Record extracts:
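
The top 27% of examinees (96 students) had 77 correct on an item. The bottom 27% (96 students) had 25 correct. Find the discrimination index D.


p_upper = 77/96 = 0.8021
p_lower = 25/96 = 0.2604
D = 0.8021 - 0.2604 = 0.5417

0.5417


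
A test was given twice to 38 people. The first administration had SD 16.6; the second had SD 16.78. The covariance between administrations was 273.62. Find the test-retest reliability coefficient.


r = cov(X,Y) / (SD_X * SD_Y)
r = 273.62 / (16.6 * 16.78)
r = 273.62 / 278.548
r = 0.9823

0.9823


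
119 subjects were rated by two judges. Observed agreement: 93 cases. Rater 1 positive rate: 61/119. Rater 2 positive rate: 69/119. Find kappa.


P_o = 93/119 = 0.781513
P_e = (61*69 + 58*50) / 14161 = 0.502013
kappa = (P_o - P_e) / (1 - P_e)
kappa = (0.781513 - 0.502013) / (1 - 0.502013)
kappa = 0.5613

0.5613


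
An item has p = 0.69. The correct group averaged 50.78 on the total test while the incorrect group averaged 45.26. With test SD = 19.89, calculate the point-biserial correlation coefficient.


q = 1 - p = 0.31
rpb = ((M1 - M0) / SD) * sqrt(p * q)
rpb = ((50.78 - 45.26) / 19.89) * sqrt(0.69 * 0.31)
rpb = 0.1284

0.1284


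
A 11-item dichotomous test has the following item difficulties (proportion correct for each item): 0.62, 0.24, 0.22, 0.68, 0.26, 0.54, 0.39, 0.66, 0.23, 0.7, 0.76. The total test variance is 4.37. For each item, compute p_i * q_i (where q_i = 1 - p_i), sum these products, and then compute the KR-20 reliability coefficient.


For each item, compute p_i * q_i:
  Item 1: 0.62 * 0.38 = 0.2356
  Item 2: 0.24 * 0.76 = 0.1824
  Item 3: 0.22 * 0.78 = 0.1716
  Item 4: 0.68 * 0.32 = 0.2176
  Item 5: 0.26 * 0.74 = 0.1924
  Item 6: 0.54 * 0.46 = 0.2484
  Item 7: 0.39 * 0.61 = 0.2379
  Item 8: 0.66 * 0.34 = 0.2244
  Item 9: 0.23 * 0.77 = 0.1771
  Item 10: 0.7 * 0.3 = 0.21
  Item 11: 0.76 * 0.24 = 0.1824
Sum(p_i * q_i) = 0.2356 + 0.1824 + 0.1716 + 0.2176 + 0.1924 + 0.2484 + 0.2379 + 0.2244 + 0.1771 + 0.21 + 0.1824 = 2.2798
KR-20 = (k/(k-1)) * (1 - Sum(p_i*q_i) / Var_total)
= (11/10) * (1 - 2.2798/4.37)
= 1.1 * 0.4783
KR-20 = 0.5261

0.5261


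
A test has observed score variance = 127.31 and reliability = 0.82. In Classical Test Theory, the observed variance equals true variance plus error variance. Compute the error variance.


var_true = rxx * var_obs = 0.82 * 127.31 = 104.3942
var_error = var_obs - var_true
var_error = 127.31 - 104.3942
var_error = 22.9158

22.9158


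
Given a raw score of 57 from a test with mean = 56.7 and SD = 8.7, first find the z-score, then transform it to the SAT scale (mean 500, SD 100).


z = (X - mean) / SD = (57 - 56.7) / 8.7
z = 0.3 / 8.7
z = 0.0345
SAT-scale = SAT = 500 + 100z
Carry z at full precision (z = 0.3 / 8.7) into the conversion:
SAT-scale = 500 + 100 * (0.3 / 8.7) = 500 + 30 / 8.7
SAT-scale = 500 + 3.4483
SAT-scale = 503.4483

503.4483


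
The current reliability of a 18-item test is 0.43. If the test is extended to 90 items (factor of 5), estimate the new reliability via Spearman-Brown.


r_new = (n * rxx) / (1 + (n-1) * rxx)
r_new = (5 * 0.43) / (1 + 4 * 0.43)
r_new = 2.15 / 2.72
r_new = 0.7904

0.7904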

Directions: From the line that contains "The current reliability" through the last line of the records above, copy every line exactly and leave out the rest.

Response to the exercise:
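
The current reliability of a 18-item test is 0.43. If the test is extended to 90 items (factor of 5), estimate the new reliability via Spearman-Brown.


r_new = (n * rxx) / (1 + (n-1) * rxx)
r_new = (5 * 0.43) / (1 + 4 * 0.43)
r_new = 2.15 / 2.72
r_new = 0.7904

0.7904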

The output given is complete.